[Collected data entries]
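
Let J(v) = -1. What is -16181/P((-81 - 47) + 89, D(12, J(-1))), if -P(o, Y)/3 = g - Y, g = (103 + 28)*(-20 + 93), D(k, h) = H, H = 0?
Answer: 16181/28689 ≈ 0.56401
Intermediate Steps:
D(k, h) = 0
g = 9563 (g = 131*73 = 9563)
P(o, Y) = -28689 + 3*Y (P(o, Y) = -3*(9563 - Y) = -28689 + 3*Y)
-16181/P((-81 - 47) + 89, D(12, J(-1))) = -16181/(-28689 + 3*0) = -16181/(-28689 + 0) = -16181/(-28689) = -16181*(-1/28689) = 16181/28689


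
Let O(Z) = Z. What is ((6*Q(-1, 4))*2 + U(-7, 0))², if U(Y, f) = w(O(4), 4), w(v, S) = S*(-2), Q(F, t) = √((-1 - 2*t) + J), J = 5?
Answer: -512 - 384*I ≈ -512.0 - 384.0*I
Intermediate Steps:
Q(F, t) = √(4 - 2*t) (Q(F, t) = √((-1 - 2*t) + 5) = √(4 - 2*t))
w(v, S) = -2*S
U(Y, f) = -8 (U(Y, f) = -2*4 = -8)
((6*Q(-1, 4))*2 + U(-7, 0))² = ((6*√(4 - 2*4))*2 - 8)² = ((6*√(4 - 8))*2 - 8)² = ((6*√(-4))*2 - 8)² = ((6*(2*I))*2 - 8)² = ((12*I)*2 - 8)² = (24*I - 8)² = (-8 + 24*I)²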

■ WORK REQUEST: Repeat the entries above exactly, from the first line through the line containing "Answer: -512 - 384*I ≈ -512.0 - 384.0*I".

■ OUTPUT FOR THIS TASK:
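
Let J(v) = -1. What is -16181/P((-81 - 47) + 89, D(12, J(-1))), if -P(o, Y)/3 = g - Y, g = (103 + 28)*(-20 + 93), D(k, h) = H, H = 0?
Answer: 16181/28689 ≈ 0.56401
Intermediate Steps:
D(k, h) = 0
g = 9563 (g = 131*73 = 9563)
P(o, Y) = -28689 + 3*Y (P(o, Y) = -3*(9563 - Y) = -28689 + 3*Y)
-16181/P((-81 - 47) + 89, D(12, J(-1))) = -16181/(-28689 + 3*0) = -16181/(-28689 + 0) = -16181/(-28689) = -16181*(-1/28689) = 16181/28689


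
Let O(Z) = Z. What is ((6*Q(-1, 4))*2 + U(-7, 0))², if U(Y, f) = w(O(4), 4), w(v, S) = S*(-2), Q(F, t) = √((-1 - 2*t) + J), J = 5?
Answer: -512 - 384*I ≈ -512.0 - 384.0*I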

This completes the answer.